## Activity
Would you return the lines from the one that contains "Parse tree (terminal" to the last line of the entries below, exactly and with nothing added?

[Dataset entries]
---

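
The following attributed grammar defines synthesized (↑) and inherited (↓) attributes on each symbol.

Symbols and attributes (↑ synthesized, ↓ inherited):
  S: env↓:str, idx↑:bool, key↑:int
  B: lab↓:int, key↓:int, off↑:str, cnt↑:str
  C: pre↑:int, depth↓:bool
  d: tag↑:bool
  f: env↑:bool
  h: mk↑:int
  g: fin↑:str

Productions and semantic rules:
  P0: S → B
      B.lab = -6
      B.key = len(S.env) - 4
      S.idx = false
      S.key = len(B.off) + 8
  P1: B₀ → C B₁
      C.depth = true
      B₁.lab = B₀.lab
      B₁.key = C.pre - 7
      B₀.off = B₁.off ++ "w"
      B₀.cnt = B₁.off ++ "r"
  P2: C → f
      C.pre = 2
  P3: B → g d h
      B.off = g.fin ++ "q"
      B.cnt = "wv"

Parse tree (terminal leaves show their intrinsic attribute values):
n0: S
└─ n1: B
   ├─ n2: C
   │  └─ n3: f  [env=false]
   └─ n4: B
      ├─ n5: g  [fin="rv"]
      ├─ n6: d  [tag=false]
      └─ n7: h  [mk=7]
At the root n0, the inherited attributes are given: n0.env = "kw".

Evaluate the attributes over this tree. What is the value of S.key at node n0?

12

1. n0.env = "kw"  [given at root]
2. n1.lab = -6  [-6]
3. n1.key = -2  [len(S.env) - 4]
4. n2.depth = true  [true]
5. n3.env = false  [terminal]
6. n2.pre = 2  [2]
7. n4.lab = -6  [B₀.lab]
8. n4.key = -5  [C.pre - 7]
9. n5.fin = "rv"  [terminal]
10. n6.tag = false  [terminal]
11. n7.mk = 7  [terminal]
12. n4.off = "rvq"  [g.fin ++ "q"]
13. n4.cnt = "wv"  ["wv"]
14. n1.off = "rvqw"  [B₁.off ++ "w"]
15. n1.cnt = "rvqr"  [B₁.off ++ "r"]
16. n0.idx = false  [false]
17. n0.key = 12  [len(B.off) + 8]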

---

## Solution for this task
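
Parse tree (terminal leaves show their intrinsic attribute values):
n0: S
└─ n1: B
   ├─ n2: C
   │  └─ n3: f  [env=false]
   └─ n4: B
      ├─ n5: g  [fin="rv"]
      ├─ n6: d  [tag=false]
      └─ n7: h  [mk=7]
At the root n0, the inherited attributes are given: n0.env = "kw".

Evaluate the attributes over this tree. What is the value of S.key at node n0?

12

1. n0.env = "kw"  [given at root]
2. n1.lab = -6  [-6]
3. n1.key = -2  [len(S.env) - 4]
4. n2.depth = true  [true]
5. n3.env = false  [terminal]
6. n2.pre = 2  [2]
7. n4.lab = -6  [B₀.lab]
8. n4.key = -5  [C.pre - 7]
9. n5.fin = "rv"  [terminal]
10. n6.tag = false  [terminal]
11. n7.mk = 7  [terminal]
12. n4.off = "rvq"  [g.fin ++ "q"]
13. n4.cnt = "wv"  ["wv"]
14. n1.off = "rvqw"  [B₁.off ++ "w"]
15. n1.cnt = "rvqr"  [B₁.off ++ "r"]
16. n0.idx = false  [false]
17. n0.key = 12  [len(B.off) + 8]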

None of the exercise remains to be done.